• [Aim of the task]: Extract the entries in their exact form.
::: Raw data
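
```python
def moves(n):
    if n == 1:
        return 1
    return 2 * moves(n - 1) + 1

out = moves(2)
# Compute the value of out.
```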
::::::
• [Response]:
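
```python
def moves(n):
    if n == 1:
        return 1
    return 2 * moves(n - 1) + 1

out = moves(2)
# Compute the value of out.
```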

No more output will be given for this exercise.